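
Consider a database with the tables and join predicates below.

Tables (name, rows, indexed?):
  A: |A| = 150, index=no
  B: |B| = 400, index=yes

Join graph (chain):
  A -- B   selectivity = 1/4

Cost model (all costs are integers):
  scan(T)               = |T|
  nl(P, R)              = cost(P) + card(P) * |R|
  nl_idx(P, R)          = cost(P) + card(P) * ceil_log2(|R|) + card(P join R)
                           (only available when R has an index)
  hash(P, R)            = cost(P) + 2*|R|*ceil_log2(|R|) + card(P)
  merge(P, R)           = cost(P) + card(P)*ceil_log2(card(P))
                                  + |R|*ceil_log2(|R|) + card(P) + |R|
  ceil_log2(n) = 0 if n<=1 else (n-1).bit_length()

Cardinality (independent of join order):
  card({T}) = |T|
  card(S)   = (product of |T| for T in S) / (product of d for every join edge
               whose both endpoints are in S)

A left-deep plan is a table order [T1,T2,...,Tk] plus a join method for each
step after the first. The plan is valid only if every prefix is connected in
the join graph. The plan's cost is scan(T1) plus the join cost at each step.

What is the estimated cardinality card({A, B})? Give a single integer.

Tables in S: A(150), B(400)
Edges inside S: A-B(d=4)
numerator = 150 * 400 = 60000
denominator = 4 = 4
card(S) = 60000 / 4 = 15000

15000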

========

All records above must be printed again, exactly.

### Completed task
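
Consider a database with the tables and join predicates below.

Tables (name, rows, indexed?):
  A: |A| = 150, index=no
  B: |B| = 400, index=yes

Join graph (chain):
  A -- B   selectivity = 1/4

Cost model (all costs are integers):
  scan(T)               = |T|
  nl(P, R)              = cost(P) + card(P) * |R|
  nl_idx(P, R)          = cost(P) + card(P) * ceil_log2(|R|) + card(P join R)
                           (only available when R has an index)
  hash(P, R)            = cost(P) + 2*|R|*ceil_log2(|R|) + card(P)
  merge(P, R)           = cost(P) + card(P)*ceil_log2(card(P))
                                  + |R|*ceil_log2(|R|) + card(P) + |R|
  ceil_log2(n) = 0 if n<=1 else (n-1).bit_length()

Cardinality (independent of join order):
  card({T}) = |T|
  card(S)   = (product of |T| for T in S) / (product of d for every join edge
               whose both endpoints are in S)

A left-deep plan is a table order [T1,T2,...,Tk] plus a join method for each
step after the first. The plan is valid only if every prefix is connected in
the join graph. The plan's cost is scan(T1) plus the join cost at each step.

What is the estimated cardinality card({A, B})? Give a single integer.

Tables in S: A(150), B(400)
Edges inside S: A-B(d=4)
numerator = 150 * 400 = 60000
denominator = 4 = 4
card(S) = 60000 / 4 = 15000

15000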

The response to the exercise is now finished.